### To do
Which lines below contain the word "layer"? Copy each one.

Stored items:
________________________________________

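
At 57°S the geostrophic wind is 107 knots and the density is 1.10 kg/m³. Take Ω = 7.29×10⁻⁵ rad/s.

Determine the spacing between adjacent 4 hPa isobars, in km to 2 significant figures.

Coriolis parameter at 57°S:
f = 2Ω sin φ = 2 × 7.29×10⁻⁵ × sin 57° = 1.22×10⁻⁴ s⁻¹
Wind speed in SI: 107 knots = 55.0 m/s
Geostrophic balance rearranged: |∂P/∂n| = f ρ V_g
|∂P/∂n| = 1.22×10⁻⁴ × 1.10 × 55.0 = 7.40×10⁻³ Pa/m
Isobar spacing: Δn = ΔP/|∂P/∂n| = 400 Pa / 7.40×10⁻³ Pa/m = 54025 m ≈ 54 km

54 km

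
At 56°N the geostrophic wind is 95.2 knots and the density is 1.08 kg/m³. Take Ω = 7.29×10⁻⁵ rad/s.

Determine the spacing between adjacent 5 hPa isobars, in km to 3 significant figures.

78.2 km

Coriolis parameter at 56°N:
f = 2Ω sin φ = 2 × 7.29×10⁻⁵ × sin 56° = 1.21×10⁻⁴ s⁻¹
Wind speed in SI: 95.2 knots = 49.0 m/s
Geostrophic balance rearranged: |∂P/∂n| = f ρ V_g
|∂P/∂n| = 1.21×10⁻⁴ × 1.08 × 49.0 = 6.39×10⁻³ Pa/m
Isobar spacing: Δn = ΔP/|∂P/∂n| = 500 Pa / 6.39×10⁻³ Pa/m = 78206 m ≈ 78.2 km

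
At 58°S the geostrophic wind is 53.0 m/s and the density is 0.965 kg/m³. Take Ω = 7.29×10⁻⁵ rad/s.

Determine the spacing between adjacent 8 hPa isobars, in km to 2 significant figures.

Coriolis parameter at 58°S:
f = 2Ω sin φ = 2 × 7.29×10⁻⁵ × sin 58° = 1.24×10⁻⁴ s⁻¹
Geostrophic balance rearranged: |∂P/∂n| = f ρ V_g
|∂P/∂n| = 1.24×10⁻⁴ × 0.965 × 53.0 = 6.32×10⁻³ Pa/m
Isobar spacing: Δn = ΔP/|∂P/∂n| = 800 Pa / 6.32×10⁻³ Pa/m = 126505 m ≈ 130 km

130 km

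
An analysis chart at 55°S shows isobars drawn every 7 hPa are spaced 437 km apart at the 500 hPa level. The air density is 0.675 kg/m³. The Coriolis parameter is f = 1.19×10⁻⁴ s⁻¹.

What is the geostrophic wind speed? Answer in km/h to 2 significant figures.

72 km/h

Pressure gradient: |∂P/∂n| = 700 Pa / 437000 m = 1.60×10⁻³ Pa/m
Geostrophic balance (pressure-gradient force = Coriolis force):
V_g = (1/(fρ)) |∂P/∂n| = 1.60×10⁻³ / (1.19×10⁻⁴ × 0.675) = 19.9 m/s
Converting: 19.9 m/s × 3.6 = 72 km/h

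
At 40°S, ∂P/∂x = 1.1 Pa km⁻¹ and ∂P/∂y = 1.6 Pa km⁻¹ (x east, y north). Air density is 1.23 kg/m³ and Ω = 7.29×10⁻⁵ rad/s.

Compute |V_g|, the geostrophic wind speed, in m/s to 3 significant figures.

16.8 m/s

Coriolis parameter at 40°S:
f = 2Ω sin φ = 2 × 7.29×10⁻⁵ × sin 40° = 9.37×10⁻⁵ s⁻¹
In the Southern Hemisphere f is negative: f = −9.37×10⁻⁵ s⁻¹.
Component geostrophic relations (x east, y north):
u_g = −(1/(fρ)) ∂P/∂y,  v_g = (1/(fρ)) ∂P/∂x
u_g = −(1.6×10⁻³)/(−9.37×10⁻⁵ × 1.23) = 13.9 m/s;  v_g = (1.1×10⁻³)/(−9.37×10⁻⁵ × 1.23) = −9.54 m/s
|V_g| = √(u_g² + v_g²) = 16.8 m/s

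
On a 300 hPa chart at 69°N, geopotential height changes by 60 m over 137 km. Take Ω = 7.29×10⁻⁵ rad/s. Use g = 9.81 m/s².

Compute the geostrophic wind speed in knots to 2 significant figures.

61 knots

Coriolis parameter at 69°N:
f = 2Ω sin φ = 2 × 7.29×10⁻⁵ × sin 69° = 1.36×10⁻⁴ s⁻¹
Height gradient: |∂Z/∂n| = 60 m / 137000 m = 4.38×10⁻⁴
On a pressure surface, geostrophic balance gives V_g = (g/f)|∂Z/∂n|:
V_g = 9.81 × 4.38×10⁻⁴ / 1.36×10⁻⁴ = 31.6 m/s
Converting: 31.6 m/s × 1.944 = 61 knots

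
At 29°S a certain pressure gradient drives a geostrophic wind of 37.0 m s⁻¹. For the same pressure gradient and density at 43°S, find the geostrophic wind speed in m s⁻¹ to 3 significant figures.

26.3 m s⁻¹

With the same pressure gradient and density, V_g ∝ 1/f ∝ 1/sin φ.
V₂ = V₁ · sin φ₁ / sin φ₂ = 37.0 × sin 29° / sin 43°
V₂ = 37.0 × 0.4848/0.6820 = 26.3 m s⁻¹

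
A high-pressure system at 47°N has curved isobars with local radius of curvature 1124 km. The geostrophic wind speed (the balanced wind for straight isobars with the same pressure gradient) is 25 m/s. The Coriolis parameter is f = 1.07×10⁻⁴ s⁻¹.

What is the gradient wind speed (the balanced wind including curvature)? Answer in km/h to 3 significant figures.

128 km/h

Around a high, pressure-gradient force acts outward with centrifugal, so Coriolis balances both:
fV = (1/ρ)|∂P/∂n| + V²/R  →  V² − fR·V + fR·V_g = 0
With fR = 1.07×10⁻⁴ × 1124×10³ m = 120 m/s:
V = [fR − √((fR)² − 4 fR V_g)]/2 = [120 − √(120² − 4×120×25)]/2 = 35.4 m/s
Supergeostrophic (V > V_g = 25 m/s), as expected around a high.
Converting: 35.4 m/s × 3.6 = 128 km/h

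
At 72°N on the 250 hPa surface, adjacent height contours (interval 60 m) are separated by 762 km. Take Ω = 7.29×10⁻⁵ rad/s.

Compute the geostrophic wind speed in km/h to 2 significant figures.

20 km/h

Coriolis parameter at 72°N:
f = 2Ω sin φ = 2 × 7.29×10⁻⁵ × sin 72° = 1.39×10⁻⁴ s⁻¹
Height gradient: |∂Z/∂n| = 60 m / 762000 m = 7.87×10⁻⁵
On a pressure surface, geostrophic balance gives V_g = (g/f)|∂Z/∂n|:
V_g = 9.81 × 7.87×10⁻⁵ / 1.39×10⁻⁴ = 5.57 m/s
Converting: 5.57 m/s × 3.6 = 20 km/h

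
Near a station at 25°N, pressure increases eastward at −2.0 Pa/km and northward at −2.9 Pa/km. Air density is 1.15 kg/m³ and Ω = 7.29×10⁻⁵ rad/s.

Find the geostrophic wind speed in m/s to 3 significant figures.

Coriolis parameter at 25°N:
f = 2Ω sin φ = 2 × 7.29×10⁻⁵ × sin 25° = 6.16×10⁻⁵ s⁻¹
Component geostrophic relations (x east, y north):
u_g = −(1/(fρ)) ∂P/∂y,  v_g = (1/(fρ)) ∂P/∂x
u_g = −(−2.9×10⁻³)/(6.16×10⁻⁵ × 1.15) = 40.9 m/s;  v_g = (−2.0×10⁻³)/(6.16×10⁻⁵ × 1.15) = −28.2 m/s
|V_g| = √(u_g² + v_g²) = 49.7 m/s

49.7 m/s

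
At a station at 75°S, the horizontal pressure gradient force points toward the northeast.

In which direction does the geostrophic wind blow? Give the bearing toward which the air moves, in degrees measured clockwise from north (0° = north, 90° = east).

The pressure-gradient force points toward the northeast (bearing 045°).
Geostrophic balance: in the Southern Hemisphere the Coriolis force deflects motion to the left, so the geostrophic wind blows 90° to the left of the pressure-gradient force (low pressure on the right).
Rotating 045° by 90° counterclockwise gives 315° — the wind blows toward the northwest.

315°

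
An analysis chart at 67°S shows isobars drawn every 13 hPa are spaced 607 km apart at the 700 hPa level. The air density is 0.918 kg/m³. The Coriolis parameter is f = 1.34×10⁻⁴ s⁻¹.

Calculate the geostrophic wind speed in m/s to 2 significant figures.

17 m/s

Pressure gradient: |∂P/∂n| = 1300 Pa / 607000 m = 2.14×10⁻³ Pa/m
Geostrophic balance (pressure-gradient force = Coriolis force):
V_g = (1/(fρ)) |∂P/∂n| = 2.14×10⁻³ / (1.34×10⁻⁴ × 0.918) = 17.4 m/s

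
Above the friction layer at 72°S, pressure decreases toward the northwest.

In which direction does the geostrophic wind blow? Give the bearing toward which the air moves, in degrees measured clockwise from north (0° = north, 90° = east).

225°

The pressure-gradient force points toward the northwest (bearing 315°).
Geostrophic balance: in the Southern Hemisphere the Coriolis force deflects motion to the left, so the geostrophic wind blows 90° to the left of the pressure-gradient force (low pressure on the right).
Rotating 315° by 90° counterclockwise gives 225° — the wind blows toward the southwest.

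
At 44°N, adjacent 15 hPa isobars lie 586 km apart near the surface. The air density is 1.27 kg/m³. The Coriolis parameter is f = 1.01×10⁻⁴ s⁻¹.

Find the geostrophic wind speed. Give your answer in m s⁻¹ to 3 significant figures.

Pressure gradient: |∂P/∂n| = 1500 Pa / 586000 m = 2.56×10⁻³ Pa/m
Geostrophic balance (pressure-gradient force = Coriolis force):
V_g = (1/(fρ)) |∂P/∂n| = 2.56×10⁻³ / (1.01×10⁻⁴ × 1.27) = 20.0 m/s

20.0 m s⁻¹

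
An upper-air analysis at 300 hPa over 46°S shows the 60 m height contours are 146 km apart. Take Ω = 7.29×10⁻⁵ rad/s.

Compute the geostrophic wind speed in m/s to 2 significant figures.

38 m/s

Coriolis parameter at 46°S:
f = 2Ω sin φ = 2 × 7.29×10⁻⁵ × sin 46° = 1.05×10⁻⁴ s⁻¹
Height gradient: |∂Z/∂n| = 60 m / 146000 m = 4.11×10⁻⁴
On a pressure surface, geostrophic balance gives V_g = (g/f)|∂Z/∂n|:
V_g = 9.81 × 4.11×10⁻⁴ / 1.05×10⁻⁴ = 38.4 m/s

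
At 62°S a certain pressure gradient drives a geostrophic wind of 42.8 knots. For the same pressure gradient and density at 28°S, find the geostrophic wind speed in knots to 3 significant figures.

With the same pressure gradient and density, V_g ∝ 1/f ∝ 1/sin φ.
V₂ = V₁ · sin φ₁ / sin φ₂ = 42.8 × sin 62° / sin 28°
V₂ = 42.8 × 0.8829/0.4695 = 80.5 knots

80.5 knots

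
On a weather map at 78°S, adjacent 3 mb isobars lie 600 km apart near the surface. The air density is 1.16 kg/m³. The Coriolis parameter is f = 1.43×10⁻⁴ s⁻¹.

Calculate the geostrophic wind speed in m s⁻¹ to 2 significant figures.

3.0 m s⁻¹

Pressure gradient: |∂P/∂n| = 300 Pa / 600000 m = 5.00×10⁻⁴ Pa/m
Geostrophic balance (pressure-gradient force = Coriolis force):
V_g = (1/(fρ)) |∂P/∂n| = 5.00×10⁻⁴ / (1.43×10⁻⁴ × 1.16) = 3.01 m/s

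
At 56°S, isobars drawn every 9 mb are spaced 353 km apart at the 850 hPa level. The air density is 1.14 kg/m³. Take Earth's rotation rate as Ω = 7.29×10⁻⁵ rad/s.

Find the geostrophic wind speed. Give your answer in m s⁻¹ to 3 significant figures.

18.5 m s⁻¹

Coriolis parameter at 56°S:
f = 2Ω sin φ = 2 × 7.29×10⁻⁵ × sin 56° = 1.21×10⁻⁴ s⁻¹
Pressure gradient: |∂P/∂n| = 900 Pa / 353000 m = 2.55×10⁻³ Pa/m
Geostrophic balance (pressure-gradient force = Coriolis force):
V_g = (1/(fρ)) |∂P/∂n| = 2.55×10⁻³ / (1.21×10⁻⁴ × 1.14) = 18.5 m/s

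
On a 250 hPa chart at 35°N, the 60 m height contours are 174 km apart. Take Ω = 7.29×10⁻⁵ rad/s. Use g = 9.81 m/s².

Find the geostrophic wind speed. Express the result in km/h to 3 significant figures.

Coriolis parameter at 35°N:
f = 2Ω sin φ = 2 × 7.29×10⁻⁵ × sin 35° = 8.36×10⁻⁵ s⁻¹
Height gradient: |∂Z/∂n| = 60 m / 174000 m = 3.45×10⁻⁴
On a pressure surface, geostrophic balance gives V_g = (g/f)|∂Z/∂n|:
V_g = 9.81 × 3.45×10⁻⁴ / 8.36×10⁻⁵ = 40.5 m/s
Converting: 40.5 m/s × 3.6 = 146 km/h

146 km/h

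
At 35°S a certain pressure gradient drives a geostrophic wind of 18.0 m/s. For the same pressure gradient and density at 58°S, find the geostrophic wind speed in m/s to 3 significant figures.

With the same pressure gradient and density, V_g ∝ 1/f ∝ 1/sin φ.
V₂ = V₁ · sin φ₁ / sin φ₂ = 18.0 × sin 35° / sin 58°
V₂ = 18.0 × 0.5736/0.8480 = 12.2 m/s

12.2 m/s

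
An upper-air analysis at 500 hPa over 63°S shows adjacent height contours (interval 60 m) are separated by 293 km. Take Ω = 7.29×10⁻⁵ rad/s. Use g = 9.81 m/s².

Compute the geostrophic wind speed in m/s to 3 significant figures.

15.5 m/s

Coriolis parameter at 63°S:
f = 2Ω sin φ = 2 × 7.29×10⁻⁵ × sin 63° = 1.30×10⁻⁴ s⁻¹
Height gradient: |∂Z/∂n| = 60 m / 293000 m = 2.05×10⁻⁴
On a pressure surface, geostrophic balance gives V_g = (g/f)|∂Z/∂n|:
V_g = 9.81 × 2.05×10⁻⁴ / 1.30×10⁻⁴ = 15.5 m/s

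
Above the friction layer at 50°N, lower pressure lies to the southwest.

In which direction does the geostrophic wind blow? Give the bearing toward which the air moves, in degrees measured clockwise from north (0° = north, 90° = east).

The pressure-gradient force points toward the southwest (bearing 225°).
Geostrophic balance: in the Northern Hemisphere the Coriolis force deflects motion to the right, so the geostrophic wind blows 90° to the right of the pressure-gradient force (low pressure on the left).
Rotating 225° by 90° clockwise gives 315° — the wind blows toward the northwest.

315°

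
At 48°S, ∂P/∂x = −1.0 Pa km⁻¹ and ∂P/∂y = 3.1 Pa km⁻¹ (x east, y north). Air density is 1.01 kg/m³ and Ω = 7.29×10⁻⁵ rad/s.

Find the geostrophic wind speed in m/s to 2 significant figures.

Coriolis parameter at 48°S:
f = 2Ω sin φ = 2 × 7.29×10⁻⁵ × sin 48° = 1.08×10⁻⁴ s⁻¹
In the Southern Hemisphere f is negative: f = −1.08×10⁻⁴ s⁻¹.
Component geostrophic relations (x east, y north):
u_g = −(1/(fρ)) ∂P/∂y,  v_g = (1/(fρ)) ∂P/∂x
u_g = −(3.1×10⁻³)/(−1.08×10⁻⁴ × 1.01) = 28.3 m/s;  v_g = (−1.0×10⁻³)/(−1.08×10⁻⁴ × 1.01) = 9.14 m/s
|V_g| = √(u_g² + v_g²) = 29.8 m/s

30 m/s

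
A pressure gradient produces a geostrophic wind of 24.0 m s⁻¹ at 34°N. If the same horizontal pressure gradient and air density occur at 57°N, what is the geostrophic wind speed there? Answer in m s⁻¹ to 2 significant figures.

With the same pressure gradient and density, V_g ∝ 1/f ∝ 1/sin φ.
V₂ = V₁ · sin φ₁ / sin φ₂ = 24.0 × sin 34° / sin 57°
V₂ = 24.0 × 0.5592/0.8387 = 16 m s⁻¹

16 m s⁻¹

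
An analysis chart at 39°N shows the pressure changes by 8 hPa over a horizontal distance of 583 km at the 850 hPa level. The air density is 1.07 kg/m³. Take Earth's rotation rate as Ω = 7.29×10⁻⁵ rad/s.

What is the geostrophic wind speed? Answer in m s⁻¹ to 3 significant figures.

14.0 m s⁻¹

Coriolis parameter at 39°N:
f = 2Ω sin φ = 2 × 7.29×10⁻⁵ × sin 39° = 9.18×10⁻⁵ s⁻¹
Pressure gradient: |∂P/∂n| = 800 Pa / 583000 m = 1.37×10⁻³ Pa/m
Geostrophic balance (pressure-gradient force = Coriolis force):
V_g = (1/(fρ)) |∂P/∂n| = 1.37×10⁻³ / (9.18×10⁻⁵ × 1.07) = 14.0 m/s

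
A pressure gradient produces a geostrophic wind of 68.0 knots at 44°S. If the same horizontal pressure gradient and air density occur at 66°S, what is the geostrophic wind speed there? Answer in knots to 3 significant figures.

With the same pressure gradient and density, V_g ∝ 1/f ∝ 1/sin φ.
V₂ = V₁ · sin φ₁ / sin φ₂ = 68.0 × sin 44° / sin 66°
V₂ = 68.0 × 0.6947/0.9135 = 51.7 knots

51.7 knots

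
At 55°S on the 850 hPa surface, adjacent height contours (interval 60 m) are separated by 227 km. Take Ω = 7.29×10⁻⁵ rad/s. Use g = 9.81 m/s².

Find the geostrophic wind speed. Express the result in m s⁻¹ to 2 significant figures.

22 m s⁻¹

Coriolis parameter at 55°S:
f = 2Ω sin φ = 2 × 7.29×10⁻⁵ × sin 55° = 1.19×10⁻⁴ s⁻¹
Height gradient: |∂Z/∂n| = 60 m / 227000 m = 2.64×10⁻⁴
On a pressure surface, geostrophic balance gives V_g = (g/f)|∂Z/∂n|:
V_g = 9.81 × 2.64×10⁻⁴ / 1.19×10⁻⁴ = 21.7 m/s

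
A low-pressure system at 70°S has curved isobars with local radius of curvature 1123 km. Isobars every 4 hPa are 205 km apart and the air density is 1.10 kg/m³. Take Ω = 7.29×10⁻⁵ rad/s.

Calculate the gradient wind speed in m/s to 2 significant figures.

Coriolis parameter at 70°S:
f = 2Ω sin φ = 2 × 7.29×10⁻⁵ × sin 70° = 1.37×10⁻⁴ s⁻¹
Pressure gradient: |∂P/∂n| = 400 Pa / 205000 m = 1.95×10⁻³ Pa/m
Geostrophic speed: V_g = |∂P/∂n|/(fρ) = 1.95×10⁻³/(1.37×10⁻⁴ × 1.10) = 12.9 m/s
Around a low, centrifugal force acts outward with Coriolis, so pressure-gradient force balances both:
(1/ρ)|∂P/∂n| = fV + V²/R  →  V² + fR·V − fR·V_g = 0
With fR = 1.37×10⁻⁴ × 1123×10³ m = 154 m/s:
V = [−fR + √((fR)² + 4 fR V_g)]/2 = [−154 + √(154² + 4×154×12.9)]/2 = 12 m/s
Subgeostrophic (V < V_g = 12.9 m/s), as expected around a low.

12 m/s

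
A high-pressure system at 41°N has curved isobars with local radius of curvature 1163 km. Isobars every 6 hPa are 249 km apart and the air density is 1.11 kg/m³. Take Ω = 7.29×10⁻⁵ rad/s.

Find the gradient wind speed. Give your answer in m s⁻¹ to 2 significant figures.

32 m s⁻¹

Coriolis parameter at 41°N:
f = 2Ω sin φ = 2 × 7.29×10⁻⁵ × sin 41° = 9.57×10⁻⁵ s⁻¹
Pressure gradient: |∂P/∂n| = 600 Pa / 249000 m = 2.41×10⁻³ Pa/m
Geostrophic speed: V_g = |∂P/∂n|/(fρ) = 2.41×10⁻³/(9.57×10⁻⁵ × 1.11) = 22.7 m/s
Around a high, pressure-gradient force acts outward with centrifugal, so Coriolis balances both:
fV = (1/ρ)|∂P/∂n| + V²/R  →  V² − fR·V + fR·V_g = 0
With fR = 9.57×10⁻⁵ × 1163×10³ m = 111 m/s:
V = [fR − √((fR)² − 4 fR V_g)]/2 = [111 − √(111² − 4×111×22.7)]/2 = 31.8 m/s
Supergeostrophic (V > V_g = 22.7 m/s), as expected around a high.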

________________________________________

### Answer to the problem
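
Above the friction layer at 72°S, pressure decreases toward the northwest.
Above the friction layer at 50°N, lower pressure lies to the southwest.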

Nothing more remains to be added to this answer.